Content starts
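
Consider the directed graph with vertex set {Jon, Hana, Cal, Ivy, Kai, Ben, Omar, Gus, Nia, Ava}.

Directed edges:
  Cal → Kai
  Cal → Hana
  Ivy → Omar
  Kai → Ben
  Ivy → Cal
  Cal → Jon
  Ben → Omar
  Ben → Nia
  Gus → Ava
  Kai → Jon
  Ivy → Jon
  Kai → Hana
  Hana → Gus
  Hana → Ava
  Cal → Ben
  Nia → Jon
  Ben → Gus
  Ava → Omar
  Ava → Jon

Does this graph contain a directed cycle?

DFS with white/gray/black marking, starting from Ava:
Ava gray
  Jon gray
  Jon black
  Omar gray
  Omar black
Ava black
Hana gray
  Hana→Ava: Ava black — skip
  Gus gray
    Gus→Ava: Ava black — skip
  Gus black
Hana black
Cal gray
  Kai gray
    Ben gray
      Ben→Omar: Omar black — skip
      Ben→Gus: Gus black — skip
      Nia gray
        Nia→Jon: Jon black — skip
      Nia black
    Ben black
    Kai→Jon: Jon black — skip
    Kai→Hana: Hana black — skip
  Kai black
  Cal→Jon: Jon black — skip
  Cal→Hana: Hana black — skip
  Cal→Ben: Ben black — skip
Cal black
Ivy gray
  Ivy→Cal: Cal black — skip
  Ivy→Omar: Omar black — skip
  Ivy→Jon: Jon black — skip
Ivy black
Every edge goes to a white or black vertex — no back edge, so the graph is acyclic.

No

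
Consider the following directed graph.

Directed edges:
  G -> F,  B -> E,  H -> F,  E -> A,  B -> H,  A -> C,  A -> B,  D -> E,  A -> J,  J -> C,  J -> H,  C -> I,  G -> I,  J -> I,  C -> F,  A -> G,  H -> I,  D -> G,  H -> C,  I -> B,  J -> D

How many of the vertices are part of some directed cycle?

9

A vertex is on a directed cycle iff it belongs to a strongly connected component of size ≥ 2 (or has a self-loop).
The vertices on cycles are {A, B, C, D, E, G, H, I, J} — 9 in total.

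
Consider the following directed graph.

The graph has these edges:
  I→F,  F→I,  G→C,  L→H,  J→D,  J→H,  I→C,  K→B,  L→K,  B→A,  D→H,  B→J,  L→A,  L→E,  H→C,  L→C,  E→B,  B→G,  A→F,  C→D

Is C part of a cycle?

C is on a cycle iff C can reach itself via ≥1 edge.
C → D → H → C — yes.

Yes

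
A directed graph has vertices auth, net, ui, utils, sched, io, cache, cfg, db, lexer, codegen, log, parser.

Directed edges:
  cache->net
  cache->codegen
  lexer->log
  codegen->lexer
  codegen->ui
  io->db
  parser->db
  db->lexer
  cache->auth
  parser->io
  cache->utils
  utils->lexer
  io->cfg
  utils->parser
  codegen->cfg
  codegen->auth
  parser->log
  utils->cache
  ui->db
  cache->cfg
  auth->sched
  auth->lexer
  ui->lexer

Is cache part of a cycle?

Yes

cache is on a cycle iff cache can reach itself via ≥1 edge.
cache → utils → cache — yes.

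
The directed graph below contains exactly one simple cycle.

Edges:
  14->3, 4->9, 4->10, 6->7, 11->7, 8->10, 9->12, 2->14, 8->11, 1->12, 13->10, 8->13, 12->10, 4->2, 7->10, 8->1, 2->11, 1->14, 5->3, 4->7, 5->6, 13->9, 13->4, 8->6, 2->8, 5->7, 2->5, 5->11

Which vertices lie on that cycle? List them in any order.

DFS with gray/black marking from 2:
2 gray
  14 gray
    3 gray
    3 black
  14 black
  8 gray
    1 gray
      1→14: 14 black — skip
      12 gray
        10 gray
        10 black
      12 black
    1 black
    6 gray
      7 gray
        7→10: 10 black — skip
      7 black
    6 black
    13 gray
      9 gray
        9→12: 12 black — skip
      9 black
      4 gray
        4→7: 7 black — skip
        4→9: 9 black — skip
        4→2: 2 is gray → back edge
Back edge closes the cycle 2 → 8 → 13 → 4 → 2; its vertices are {2, 4, 8, 13}.

2, 4, 8, 13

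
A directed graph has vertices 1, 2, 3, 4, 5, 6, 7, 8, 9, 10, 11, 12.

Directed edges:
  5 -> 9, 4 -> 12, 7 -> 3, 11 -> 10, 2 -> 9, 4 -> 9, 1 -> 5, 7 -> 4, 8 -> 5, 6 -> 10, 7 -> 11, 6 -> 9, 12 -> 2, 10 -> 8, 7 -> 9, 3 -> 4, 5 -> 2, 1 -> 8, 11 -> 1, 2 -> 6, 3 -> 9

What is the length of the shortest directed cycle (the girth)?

5

For each vertex v, BFS finds the shortest path from v back to v.
The shortest such closed walk is 10 → 8 → 5 → 2 → 6 → 10, length 5.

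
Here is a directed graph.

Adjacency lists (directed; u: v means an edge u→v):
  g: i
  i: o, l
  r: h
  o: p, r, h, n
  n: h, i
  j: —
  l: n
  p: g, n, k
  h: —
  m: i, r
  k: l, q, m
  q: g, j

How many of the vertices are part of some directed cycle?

A vertex is on a directed cycle iff it belongs to a strongly connected component of size ≥ 2 (or has a self-loop).
The vertices on cycles are {g, i, k, l, m, n, o, p, q} — 9 in total.

9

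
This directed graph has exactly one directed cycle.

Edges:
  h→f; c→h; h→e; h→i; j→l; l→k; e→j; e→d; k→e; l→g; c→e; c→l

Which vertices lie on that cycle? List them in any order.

e, j, k, l

DFS with gray/black marking from l:
l gray
  k gray
    e gray
      d gray
      d black
      j gray
        j→l: l is gray → back edge
Back edge closes the cycle l → k → e → j → l; its vertices are {e, j, k, l}.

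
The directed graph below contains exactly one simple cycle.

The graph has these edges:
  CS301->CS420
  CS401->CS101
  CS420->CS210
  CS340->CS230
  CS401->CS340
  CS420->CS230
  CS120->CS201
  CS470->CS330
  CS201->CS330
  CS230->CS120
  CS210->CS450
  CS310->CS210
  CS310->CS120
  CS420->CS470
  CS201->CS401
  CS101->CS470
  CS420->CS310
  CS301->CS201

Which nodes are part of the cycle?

CS120, CS201, CS230, CS340, CS401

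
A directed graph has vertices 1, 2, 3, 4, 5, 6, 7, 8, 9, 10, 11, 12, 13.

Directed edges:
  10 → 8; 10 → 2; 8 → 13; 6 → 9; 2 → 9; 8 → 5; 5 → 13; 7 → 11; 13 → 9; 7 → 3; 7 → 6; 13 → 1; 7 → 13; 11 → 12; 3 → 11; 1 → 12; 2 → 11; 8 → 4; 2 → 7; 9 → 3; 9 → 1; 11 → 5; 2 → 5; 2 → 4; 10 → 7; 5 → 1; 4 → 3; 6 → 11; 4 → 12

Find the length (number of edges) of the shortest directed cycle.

5

For each vertex v, BFS finds the shortest path from v back to v.
The shortest such closed walk is 5 → 13 → 9 → 3 → 11 → 5, length 5.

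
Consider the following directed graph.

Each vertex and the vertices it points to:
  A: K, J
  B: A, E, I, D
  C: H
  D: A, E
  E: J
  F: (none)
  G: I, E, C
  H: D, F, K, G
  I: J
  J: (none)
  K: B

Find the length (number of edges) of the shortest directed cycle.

3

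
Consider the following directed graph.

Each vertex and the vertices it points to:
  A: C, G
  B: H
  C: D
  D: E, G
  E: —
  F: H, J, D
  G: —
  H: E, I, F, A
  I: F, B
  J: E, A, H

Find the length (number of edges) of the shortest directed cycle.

For each vertex v, BFS finds the shortest path from v back to v.
The shortest such closed walk is H → F → H, length 2.

2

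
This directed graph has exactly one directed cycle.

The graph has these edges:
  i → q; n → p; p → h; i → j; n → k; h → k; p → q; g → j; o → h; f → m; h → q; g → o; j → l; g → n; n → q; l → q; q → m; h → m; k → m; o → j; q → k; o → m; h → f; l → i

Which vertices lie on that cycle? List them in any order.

DFS with gray/black marking from j:
j gray
  l gray
    q gray
      m gray
      m black
      k gray
        k→m: m black — skip
      k black
    q black
    i gray
      i→j: j is gray → back edge
Back edge closes the cycle j → l → i → j; its vertices are {i, j, l}.

i, j, l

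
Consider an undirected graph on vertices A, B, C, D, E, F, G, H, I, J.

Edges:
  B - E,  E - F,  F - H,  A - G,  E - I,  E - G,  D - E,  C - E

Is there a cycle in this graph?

No

DFS, tracking each vertex's parent; an edge to a visited non-parent vertex closes a cycle.
Start from I:
visit I (parent –)
  visit E (parent I)
    E–I: parent, skip
    visit G (parent E)
      visit A (parent G)
        A–G: parent, skip
      G–E: parent, skip
    visit F (parent E)
      visit H (parent F)
        H–F: parent, skip
      F–E: parent, skip
    visit D (parent E)
      D–E: parent, skip
    visit C (parent E)
      C–E: parent, skip
    visit B (parent E)
      B–E: parent, skip
visit J (parent –)
No non-parent visited neighbor found — the graph is a forest.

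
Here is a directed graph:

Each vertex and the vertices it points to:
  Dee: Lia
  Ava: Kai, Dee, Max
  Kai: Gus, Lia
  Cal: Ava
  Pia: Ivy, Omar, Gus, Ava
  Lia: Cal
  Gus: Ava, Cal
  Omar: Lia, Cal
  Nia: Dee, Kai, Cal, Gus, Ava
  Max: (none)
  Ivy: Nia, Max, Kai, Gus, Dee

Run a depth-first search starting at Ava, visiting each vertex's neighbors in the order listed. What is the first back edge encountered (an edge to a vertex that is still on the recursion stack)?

Gus→Ava

DFS from Ava (visiting each vertex's neighbors in the order listed); mark gray on enter, black on exit:
Ava gray
  Kai gray
    Gus gray
      Gus→Ava: Ava is gray → back edge
First back edge: Gus → Ava.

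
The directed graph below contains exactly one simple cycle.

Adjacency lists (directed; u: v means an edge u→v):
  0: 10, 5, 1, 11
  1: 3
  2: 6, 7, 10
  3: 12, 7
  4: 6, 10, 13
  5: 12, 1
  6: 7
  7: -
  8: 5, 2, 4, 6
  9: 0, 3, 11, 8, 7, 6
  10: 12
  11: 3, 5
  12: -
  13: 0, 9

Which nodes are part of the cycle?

4, 8, 9, 13

DFS with gray/black marking from 13:
13 gray
  0 gray
    10 gray
      12 gray
      12 black
    10 black
    5 gray
      5→12: 12 black — skip
      1 gray
        3 gray
          3→12: 12 black — skip
          7 gray
          7 black
        3 black
      1 black
    5 black
    0→1: 1 black — skip
    11 gray
      11→3: 3 black — skip
      11→5: 5 black — skip
    11 black
  0 black
  9 gray
    9→0: 0 black — skip
    9→3: 3 black — skip
    9→11: 11 black — skip
    8 gray
      8→5: 5 black — skip
      2 gray
        6 gray
          6→7: 7 black — skip
        6 black
        2→7: 7 black — skip
        2→10: 10 black — skip
      2 black
      4 gray
        4→6: 6 black — skip
        4→10: 10 black — skip
        4→13: 13 is gray → back edge
Back edge closes the cycle 13 → 9 → 8 → 4 → 13; its vertices are {4, 8, 9, 13}.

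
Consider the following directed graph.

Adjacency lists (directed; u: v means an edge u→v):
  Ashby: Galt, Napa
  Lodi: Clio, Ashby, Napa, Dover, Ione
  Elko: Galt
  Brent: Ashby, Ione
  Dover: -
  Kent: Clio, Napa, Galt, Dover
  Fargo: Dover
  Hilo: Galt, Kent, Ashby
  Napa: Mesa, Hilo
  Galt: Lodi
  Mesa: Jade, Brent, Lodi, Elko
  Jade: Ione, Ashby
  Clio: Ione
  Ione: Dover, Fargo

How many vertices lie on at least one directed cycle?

10

A vertex is on a directed cycle iff it belongs to a strongly connected component of size ≥ 2 (or has a self-loop).
The vertices on cycles are {Elko, Galt, Hilo, Jade, Kent, Lodi, Mesa, Napa, Ashby, Brent} — 10 in total.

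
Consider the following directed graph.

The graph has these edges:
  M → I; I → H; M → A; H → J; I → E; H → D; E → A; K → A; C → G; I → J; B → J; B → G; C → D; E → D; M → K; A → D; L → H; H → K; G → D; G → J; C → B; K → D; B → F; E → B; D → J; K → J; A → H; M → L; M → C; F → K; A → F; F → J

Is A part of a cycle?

A is on a cycle iff A can reach itself via ≥1 edge.
A → F → K → A — yes.

Yes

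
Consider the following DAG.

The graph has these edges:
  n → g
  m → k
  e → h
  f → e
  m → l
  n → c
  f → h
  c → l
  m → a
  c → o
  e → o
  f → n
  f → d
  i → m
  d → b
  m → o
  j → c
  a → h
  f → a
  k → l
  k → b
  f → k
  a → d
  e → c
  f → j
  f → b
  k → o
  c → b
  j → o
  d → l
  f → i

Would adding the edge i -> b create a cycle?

No

Adding i→b creates a cycle iff b can already reach i.
Explore from b: no path reaches i. The graph stays acyclic.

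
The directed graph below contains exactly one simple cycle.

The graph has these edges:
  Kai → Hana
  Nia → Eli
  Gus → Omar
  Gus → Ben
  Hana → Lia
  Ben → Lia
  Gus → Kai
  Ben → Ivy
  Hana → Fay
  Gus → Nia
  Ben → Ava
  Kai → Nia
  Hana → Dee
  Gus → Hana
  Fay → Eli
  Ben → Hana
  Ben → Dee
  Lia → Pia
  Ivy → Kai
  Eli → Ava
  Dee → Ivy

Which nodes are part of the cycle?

Dee, Ivy, Kai, Hana

DFS with gray/black marking from Kai:
Kai gray
  Nia gray
    Eli gray
      Ava gray
      Ava black
    Eli black
  Nia black
  Hana gray
    Fay gray
      Fay→Eli: Eli black — skip
    Fay black
    Dee gray
      Ivy gray
        Ivy→Kai: Kai is gray → back edge
Back edge closes the cycle Kai → Hana → Dee → Ivy → Kai; its vertices are {Dee, Ivy, Kai, Hana}.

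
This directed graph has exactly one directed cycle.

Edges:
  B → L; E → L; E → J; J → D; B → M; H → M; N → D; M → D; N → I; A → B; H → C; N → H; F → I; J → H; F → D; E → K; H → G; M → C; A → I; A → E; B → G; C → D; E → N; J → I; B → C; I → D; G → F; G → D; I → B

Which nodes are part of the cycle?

DFS with gray/black marking from B:
B gray
  G gray
    F gray
      I gray
        I→B: B is gray → back edge
Back edge closes the cycle B → G → F → I → B; its vertices are {B, F, G, I}.

B, F, G, I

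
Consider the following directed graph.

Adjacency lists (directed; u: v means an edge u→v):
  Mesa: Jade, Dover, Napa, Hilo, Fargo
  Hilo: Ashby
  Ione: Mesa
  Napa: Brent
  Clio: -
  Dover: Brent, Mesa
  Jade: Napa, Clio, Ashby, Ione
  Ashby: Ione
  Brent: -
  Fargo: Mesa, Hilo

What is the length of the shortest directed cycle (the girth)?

2

For each vertex v, BFS finds the shortest path from v back to v.
The shortest such closed walk is Fargo → Mesa → Fargo, length 2.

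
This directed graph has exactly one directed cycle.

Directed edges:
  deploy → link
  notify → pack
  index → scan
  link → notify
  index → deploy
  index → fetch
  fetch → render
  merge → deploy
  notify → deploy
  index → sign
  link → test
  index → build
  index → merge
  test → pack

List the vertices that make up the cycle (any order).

DFS with gray/black marking from deploy:
deploy gray
  link gray
    test gray
      pack gray
      pack black
    test black
    notify gray
      notify→deploy: deploy is gray → back edge
Back edge closes the cycle deploy → link → notify → deploy; its vertices are {link, deploy, notify}.

link, deploy, notify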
Content ends
What the exercise asks
If a line contains the string "Clio", include it in the tally; report the final tally for the whole listing and nothing else.

Solution
5